Stored data
%%

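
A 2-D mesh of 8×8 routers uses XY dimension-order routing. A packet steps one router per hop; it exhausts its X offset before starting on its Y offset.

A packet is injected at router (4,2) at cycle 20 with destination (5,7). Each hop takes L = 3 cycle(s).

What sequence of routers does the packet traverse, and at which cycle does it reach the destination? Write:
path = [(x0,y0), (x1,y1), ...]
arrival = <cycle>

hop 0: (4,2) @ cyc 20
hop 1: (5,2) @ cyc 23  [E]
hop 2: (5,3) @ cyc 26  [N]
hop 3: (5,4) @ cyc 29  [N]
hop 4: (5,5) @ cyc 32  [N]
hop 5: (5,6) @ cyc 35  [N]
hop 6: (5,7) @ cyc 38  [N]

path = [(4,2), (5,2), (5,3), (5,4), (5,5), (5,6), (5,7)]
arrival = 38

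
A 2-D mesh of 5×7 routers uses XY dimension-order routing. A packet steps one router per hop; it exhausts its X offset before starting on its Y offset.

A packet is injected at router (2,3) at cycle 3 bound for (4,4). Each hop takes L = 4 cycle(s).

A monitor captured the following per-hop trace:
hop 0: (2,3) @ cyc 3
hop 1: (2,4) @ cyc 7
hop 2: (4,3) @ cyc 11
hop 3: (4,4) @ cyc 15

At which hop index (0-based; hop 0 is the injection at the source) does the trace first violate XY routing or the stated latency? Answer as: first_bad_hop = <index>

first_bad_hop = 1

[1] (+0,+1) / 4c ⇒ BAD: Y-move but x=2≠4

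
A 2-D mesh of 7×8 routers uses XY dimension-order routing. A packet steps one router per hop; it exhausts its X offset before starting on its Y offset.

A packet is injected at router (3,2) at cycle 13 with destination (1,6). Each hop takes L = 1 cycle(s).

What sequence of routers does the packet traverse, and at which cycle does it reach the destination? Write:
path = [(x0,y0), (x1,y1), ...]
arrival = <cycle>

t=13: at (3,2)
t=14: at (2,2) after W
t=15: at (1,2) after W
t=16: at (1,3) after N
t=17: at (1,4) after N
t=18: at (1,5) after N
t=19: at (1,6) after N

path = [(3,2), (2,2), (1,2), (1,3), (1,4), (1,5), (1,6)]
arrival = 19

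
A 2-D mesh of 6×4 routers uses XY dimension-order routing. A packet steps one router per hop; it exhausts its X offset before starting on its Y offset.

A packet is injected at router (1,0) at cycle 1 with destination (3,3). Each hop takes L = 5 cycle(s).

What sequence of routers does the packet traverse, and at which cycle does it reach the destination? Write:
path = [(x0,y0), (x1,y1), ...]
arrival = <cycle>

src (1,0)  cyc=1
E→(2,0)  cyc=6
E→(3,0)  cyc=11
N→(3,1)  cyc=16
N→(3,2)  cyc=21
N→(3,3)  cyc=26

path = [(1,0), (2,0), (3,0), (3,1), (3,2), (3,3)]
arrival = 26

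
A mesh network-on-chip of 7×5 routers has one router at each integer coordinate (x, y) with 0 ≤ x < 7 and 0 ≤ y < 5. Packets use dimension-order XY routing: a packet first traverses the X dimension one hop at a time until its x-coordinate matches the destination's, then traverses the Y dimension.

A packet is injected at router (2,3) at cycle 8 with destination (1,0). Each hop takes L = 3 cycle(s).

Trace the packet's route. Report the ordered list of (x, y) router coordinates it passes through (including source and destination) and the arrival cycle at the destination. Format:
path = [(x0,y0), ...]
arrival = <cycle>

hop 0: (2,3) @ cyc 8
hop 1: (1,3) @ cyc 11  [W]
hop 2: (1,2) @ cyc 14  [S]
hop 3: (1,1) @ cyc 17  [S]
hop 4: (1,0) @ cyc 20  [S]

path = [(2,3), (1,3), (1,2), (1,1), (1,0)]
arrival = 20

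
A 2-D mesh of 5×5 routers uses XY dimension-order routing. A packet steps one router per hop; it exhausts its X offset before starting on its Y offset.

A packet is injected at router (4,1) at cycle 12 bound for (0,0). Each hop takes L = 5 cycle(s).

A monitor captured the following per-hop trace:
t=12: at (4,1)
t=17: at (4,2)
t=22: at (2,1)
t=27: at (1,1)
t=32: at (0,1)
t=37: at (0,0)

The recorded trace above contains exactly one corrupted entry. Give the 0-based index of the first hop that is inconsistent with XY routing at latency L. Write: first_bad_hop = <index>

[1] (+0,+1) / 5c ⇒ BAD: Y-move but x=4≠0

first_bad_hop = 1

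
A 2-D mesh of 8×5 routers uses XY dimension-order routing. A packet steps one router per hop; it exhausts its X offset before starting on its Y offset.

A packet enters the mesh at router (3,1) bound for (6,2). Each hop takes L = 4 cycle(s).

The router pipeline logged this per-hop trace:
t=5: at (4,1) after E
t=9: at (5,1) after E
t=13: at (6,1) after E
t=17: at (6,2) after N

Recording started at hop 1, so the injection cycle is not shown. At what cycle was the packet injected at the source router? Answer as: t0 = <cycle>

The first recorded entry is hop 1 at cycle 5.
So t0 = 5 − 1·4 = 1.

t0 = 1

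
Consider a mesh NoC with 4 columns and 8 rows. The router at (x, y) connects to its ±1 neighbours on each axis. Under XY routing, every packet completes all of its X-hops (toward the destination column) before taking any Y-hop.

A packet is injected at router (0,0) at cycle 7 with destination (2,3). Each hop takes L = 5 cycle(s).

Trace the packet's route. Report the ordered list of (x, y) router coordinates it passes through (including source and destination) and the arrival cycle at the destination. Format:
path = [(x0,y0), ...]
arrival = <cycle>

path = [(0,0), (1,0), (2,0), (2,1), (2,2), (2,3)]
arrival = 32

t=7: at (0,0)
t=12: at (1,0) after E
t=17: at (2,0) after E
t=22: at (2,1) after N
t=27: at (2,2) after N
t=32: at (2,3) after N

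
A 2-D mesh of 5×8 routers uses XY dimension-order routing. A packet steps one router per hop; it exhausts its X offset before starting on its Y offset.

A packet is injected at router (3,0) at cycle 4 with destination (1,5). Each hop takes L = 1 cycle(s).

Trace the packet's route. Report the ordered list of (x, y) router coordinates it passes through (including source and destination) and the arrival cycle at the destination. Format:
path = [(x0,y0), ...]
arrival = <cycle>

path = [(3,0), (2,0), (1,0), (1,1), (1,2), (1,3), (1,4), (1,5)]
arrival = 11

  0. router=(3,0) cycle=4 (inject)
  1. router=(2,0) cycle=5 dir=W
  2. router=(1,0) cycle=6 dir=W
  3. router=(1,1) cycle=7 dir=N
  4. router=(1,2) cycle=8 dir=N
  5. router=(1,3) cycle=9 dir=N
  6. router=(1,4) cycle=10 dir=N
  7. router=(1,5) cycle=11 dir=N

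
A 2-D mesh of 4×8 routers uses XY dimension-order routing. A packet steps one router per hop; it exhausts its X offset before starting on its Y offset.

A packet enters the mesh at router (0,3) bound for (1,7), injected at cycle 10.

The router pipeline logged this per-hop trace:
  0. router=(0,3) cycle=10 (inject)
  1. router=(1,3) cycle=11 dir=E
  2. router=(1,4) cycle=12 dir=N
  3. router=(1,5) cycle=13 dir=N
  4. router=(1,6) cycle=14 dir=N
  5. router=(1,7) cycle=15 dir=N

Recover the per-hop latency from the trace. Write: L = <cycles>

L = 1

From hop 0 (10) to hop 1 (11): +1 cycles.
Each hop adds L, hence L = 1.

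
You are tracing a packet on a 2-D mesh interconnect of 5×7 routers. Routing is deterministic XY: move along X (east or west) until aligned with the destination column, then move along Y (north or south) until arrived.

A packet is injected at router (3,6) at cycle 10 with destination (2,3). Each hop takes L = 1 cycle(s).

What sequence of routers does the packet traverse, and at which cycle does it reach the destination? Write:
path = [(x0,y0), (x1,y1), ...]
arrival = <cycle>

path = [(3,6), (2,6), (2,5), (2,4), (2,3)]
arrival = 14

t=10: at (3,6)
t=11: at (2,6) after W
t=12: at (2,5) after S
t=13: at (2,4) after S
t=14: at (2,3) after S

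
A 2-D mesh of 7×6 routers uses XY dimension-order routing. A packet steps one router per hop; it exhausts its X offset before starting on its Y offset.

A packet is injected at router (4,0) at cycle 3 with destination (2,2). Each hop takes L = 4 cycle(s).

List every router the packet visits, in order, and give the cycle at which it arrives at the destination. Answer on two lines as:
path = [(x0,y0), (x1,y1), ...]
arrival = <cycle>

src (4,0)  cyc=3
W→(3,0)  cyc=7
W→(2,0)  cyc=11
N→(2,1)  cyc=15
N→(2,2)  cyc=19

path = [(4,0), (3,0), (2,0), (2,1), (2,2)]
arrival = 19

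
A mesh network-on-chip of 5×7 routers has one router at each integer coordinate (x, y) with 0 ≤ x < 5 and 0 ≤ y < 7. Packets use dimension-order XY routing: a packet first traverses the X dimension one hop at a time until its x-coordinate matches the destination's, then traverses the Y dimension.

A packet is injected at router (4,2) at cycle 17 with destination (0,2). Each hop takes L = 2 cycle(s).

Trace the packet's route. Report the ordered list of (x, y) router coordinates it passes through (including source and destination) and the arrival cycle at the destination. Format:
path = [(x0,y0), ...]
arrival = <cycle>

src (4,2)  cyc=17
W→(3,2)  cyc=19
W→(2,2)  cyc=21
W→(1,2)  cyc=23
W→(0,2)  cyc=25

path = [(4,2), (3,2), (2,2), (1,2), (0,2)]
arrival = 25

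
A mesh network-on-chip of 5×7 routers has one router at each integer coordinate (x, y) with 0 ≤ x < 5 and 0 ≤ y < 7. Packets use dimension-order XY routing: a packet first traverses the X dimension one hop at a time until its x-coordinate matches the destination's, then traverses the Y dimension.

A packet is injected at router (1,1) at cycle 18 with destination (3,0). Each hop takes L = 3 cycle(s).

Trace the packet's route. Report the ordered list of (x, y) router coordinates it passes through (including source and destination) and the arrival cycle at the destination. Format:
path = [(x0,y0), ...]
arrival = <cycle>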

%%
%%

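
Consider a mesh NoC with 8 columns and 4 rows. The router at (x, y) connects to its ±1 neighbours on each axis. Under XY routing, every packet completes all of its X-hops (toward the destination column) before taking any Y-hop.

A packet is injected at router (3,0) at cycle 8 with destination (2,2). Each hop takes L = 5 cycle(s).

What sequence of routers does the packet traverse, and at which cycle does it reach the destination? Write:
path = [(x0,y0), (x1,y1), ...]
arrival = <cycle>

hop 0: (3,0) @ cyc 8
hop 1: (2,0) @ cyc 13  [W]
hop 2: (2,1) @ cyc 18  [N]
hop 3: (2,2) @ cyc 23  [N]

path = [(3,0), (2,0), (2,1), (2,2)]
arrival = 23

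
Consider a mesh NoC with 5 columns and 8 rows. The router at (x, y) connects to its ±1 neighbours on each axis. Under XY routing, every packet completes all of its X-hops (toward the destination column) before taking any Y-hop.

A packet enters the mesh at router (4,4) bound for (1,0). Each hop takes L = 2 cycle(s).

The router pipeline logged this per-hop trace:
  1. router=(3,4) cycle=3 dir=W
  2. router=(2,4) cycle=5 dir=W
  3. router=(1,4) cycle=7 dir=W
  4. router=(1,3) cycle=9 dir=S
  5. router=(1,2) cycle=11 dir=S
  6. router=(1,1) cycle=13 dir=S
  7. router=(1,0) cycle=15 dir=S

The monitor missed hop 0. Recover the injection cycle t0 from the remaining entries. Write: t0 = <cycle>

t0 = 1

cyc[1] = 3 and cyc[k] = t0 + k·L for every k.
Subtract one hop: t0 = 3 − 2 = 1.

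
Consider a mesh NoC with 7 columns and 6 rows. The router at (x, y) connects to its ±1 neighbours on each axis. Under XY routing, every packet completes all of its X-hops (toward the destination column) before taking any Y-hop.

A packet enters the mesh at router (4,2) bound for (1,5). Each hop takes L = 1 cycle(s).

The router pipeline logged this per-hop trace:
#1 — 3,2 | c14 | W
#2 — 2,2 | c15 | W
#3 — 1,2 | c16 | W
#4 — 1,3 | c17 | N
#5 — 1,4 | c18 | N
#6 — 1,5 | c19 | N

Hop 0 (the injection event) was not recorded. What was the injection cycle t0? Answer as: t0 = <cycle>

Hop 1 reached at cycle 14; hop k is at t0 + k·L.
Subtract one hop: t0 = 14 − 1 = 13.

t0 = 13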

%%

• [EXERCISE]
Copy out each line of the records that holds the string "bound".

• [TASK RESULT]
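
A packet is injected at router (2,3) at cycle 3 bound for (4,4). Each hop takes L = 4 cycle(s).
A packet is injected at router (4,1) at cycle 12 bound for (0,0). Each hop takes L = 5 cycle(s).
A packet enters the mesh at router (3,1) bound for (6,2). Each hop takes L = 4 cycle(s).
A packet enters the mesh at router (0,3) bound for (1,7), injected at cycle 10.
A packet enters the mesh at router (4,4) bound for (1,0). Each hop takes L = 2 cycle(s).
A packet enters the mesh at router (4,2) bound for (1,5). Each hop takes L = 1 cycle(s).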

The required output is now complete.